ACTIVITY — What the task requires is each entry, restated exactly.

TASK MATERIAL —
───

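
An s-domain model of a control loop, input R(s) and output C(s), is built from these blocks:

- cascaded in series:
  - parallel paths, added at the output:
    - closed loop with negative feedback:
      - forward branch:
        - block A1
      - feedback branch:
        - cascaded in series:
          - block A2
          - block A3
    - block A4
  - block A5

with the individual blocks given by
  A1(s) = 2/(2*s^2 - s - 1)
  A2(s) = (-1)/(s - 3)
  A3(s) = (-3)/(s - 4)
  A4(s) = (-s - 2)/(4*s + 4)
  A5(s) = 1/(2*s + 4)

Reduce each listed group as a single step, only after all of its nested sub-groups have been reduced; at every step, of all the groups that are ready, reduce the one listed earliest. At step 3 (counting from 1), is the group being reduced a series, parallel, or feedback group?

[1] series reduction of A2, A3
[2] collapse the loop (A1 forward, (A2*A3) return)
[3] reduce the parallel group [A1/(1+A1*(A2*A3))], A4
[4] series reduction of ([A1/(1+A1*(A2*A3))]+A4), A5
Step 3: parallel.

Therefore the answer is parallel.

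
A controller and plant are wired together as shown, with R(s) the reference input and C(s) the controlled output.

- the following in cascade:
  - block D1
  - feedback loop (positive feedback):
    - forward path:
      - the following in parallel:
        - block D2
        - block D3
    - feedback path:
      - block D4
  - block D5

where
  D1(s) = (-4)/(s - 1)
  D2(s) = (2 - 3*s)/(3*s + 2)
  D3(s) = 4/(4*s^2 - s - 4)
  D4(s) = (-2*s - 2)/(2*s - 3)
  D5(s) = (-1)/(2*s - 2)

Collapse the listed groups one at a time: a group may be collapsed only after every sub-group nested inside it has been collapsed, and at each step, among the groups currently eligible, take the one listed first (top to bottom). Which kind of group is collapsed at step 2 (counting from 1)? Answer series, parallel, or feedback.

Reducing step by step:

Step 1. sum the parallel branches D2, D3
Step 2. close the feedback loop around (D2+D3), D4
Step 3. multiply D1, [(D2+D3)/(1-(D2+D3)*D4)], D5 (series)
Step 2: feedback.

Answer: feedback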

───

RESULT —
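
An s-domain model of a control loop, input R(s) and output C(s), is built from these blocks:

- cascaded in series:
  - parallel paths, added at the output:
    - closed loop with negative feedback:
      - forward branch:
        - block A1
      - feedback branch:
        - cascaded in series:
          - block A2
          - block A3
    - block A4
  - block A5

with the individual blocks given by
  A1(s) = 2/(2*s^2 - s - 1)
  A2(s) = (-1)/(s - 3)
  A3(s) = (-3)/(s - 4)
  A4(s) = (-s - 2)/(4*s + 4)
  A5(s) = 1/(2*s + 4)

Reduce each listed group as a single step, only after all of its nested sub-groups have been reduced; at every step, of all the groups that are ready, reduce the one listed earliest. At step 3 (counting from 1), is the group being reduced a series, parallel, or feedback group?

[1] series reduction of A2, A3
[2] collapse the loop (A1 forward, (A2*A3) return)
[3] reduce the parallel group [A1/(1+A1*(A2*A3))], A4
[4] series reduction of ([A1/(1+A1*(A2*A3))]+A4), A5
Step 3: parallel.

Therefore the answer is parallel.

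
A controller and plant are wired together as shown, with R(s) the reference input and C(s) the controlled output.

- the following in cascade:
  - block D1
  - feedback loop (positive feedback):
    - forward path:
      - the following in parallel:
        - block D2
        - block D3
    - feedback path:
      - block D4
  - block D5

where
  D1(s) = (-4)/(s - 1)
  D2(s) = (2 - 3*s)/(3*s + 2)
  D3(s) = 4/(4*s^2 - s - 4)
  D4(s) = (-2*s - 2)/(2*s - 3)
  D5(s) = (-1)/(2*s - 2)

Collapse the listed groups one at a time: a group may be collapsed only after every sub-group nested inside it has been collapsed, and at each step, among the groups currently eligible, take the one listed first (top to bottom). Which kind of group is collapsed at step 2 (counting from 1)? Answer series, parallel, or feedback.

Reducing step by step:

Step 1. sum the parallel branches D2, D3
Step 2. close the feedback loop around (D2+D3), D4
Step 3. multiply D1, [(D2+D3)/(1-(D2+D3)*D4)], D5 (series)
Step 2: feedback.

Answer: feedback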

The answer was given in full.